Aim of the exercise: Look through the records and copy each line that has "shape" in it.
═════ The data ═════
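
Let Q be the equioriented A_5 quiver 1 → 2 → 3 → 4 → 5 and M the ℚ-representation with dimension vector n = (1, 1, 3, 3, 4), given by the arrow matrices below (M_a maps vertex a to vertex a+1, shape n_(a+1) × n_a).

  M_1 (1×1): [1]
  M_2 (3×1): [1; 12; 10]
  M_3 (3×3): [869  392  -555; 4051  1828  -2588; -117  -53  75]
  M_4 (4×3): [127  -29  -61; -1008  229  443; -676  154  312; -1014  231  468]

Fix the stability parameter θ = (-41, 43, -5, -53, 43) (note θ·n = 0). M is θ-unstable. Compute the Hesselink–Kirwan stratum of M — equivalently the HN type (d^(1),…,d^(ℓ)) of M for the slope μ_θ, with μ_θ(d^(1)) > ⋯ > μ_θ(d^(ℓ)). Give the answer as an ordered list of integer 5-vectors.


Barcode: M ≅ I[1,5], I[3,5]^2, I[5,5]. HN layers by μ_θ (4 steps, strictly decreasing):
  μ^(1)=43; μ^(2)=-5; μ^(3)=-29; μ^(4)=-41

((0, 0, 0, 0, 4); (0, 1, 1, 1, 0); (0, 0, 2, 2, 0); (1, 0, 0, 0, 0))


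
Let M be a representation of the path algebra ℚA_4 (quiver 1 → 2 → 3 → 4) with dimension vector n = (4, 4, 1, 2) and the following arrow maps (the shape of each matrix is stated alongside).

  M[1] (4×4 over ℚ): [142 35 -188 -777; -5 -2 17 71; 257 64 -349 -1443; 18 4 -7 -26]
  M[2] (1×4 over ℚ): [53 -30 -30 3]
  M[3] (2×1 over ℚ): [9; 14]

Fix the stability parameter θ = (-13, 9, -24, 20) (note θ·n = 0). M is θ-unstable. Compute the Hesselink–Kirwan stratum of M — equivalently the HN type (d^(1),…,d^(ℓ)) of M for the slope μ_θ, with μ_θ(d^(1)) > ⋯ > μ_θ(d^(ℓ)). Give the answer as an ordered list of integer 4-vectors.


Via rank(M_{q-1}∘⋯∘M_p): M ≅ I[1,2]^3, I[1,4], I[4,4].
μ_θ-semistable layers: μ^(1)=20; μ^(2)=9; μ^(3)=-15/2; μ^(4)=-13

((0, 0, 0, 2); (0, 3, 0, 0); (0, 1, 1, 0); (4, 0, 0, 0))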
═════
Result of the exercise:
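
Let Q be the equioriented A_5 quiver 1 → 2 → 3 → 4 → 5 and M the ℚ-representation with dimension vector n = (1, 1, 3, 3, 4), given by the arrow matrices below (M_a maps vertex a to vertex a+1, shape n_(a+1) × n_a).
Let M be a representation of the path algebra ℚA_4 (quiver 1 → 2 → 3 → 4) with dimension vector n = (4, 4, 1, 2) and the following arrow maps (the shape of each matrix is stated alongside).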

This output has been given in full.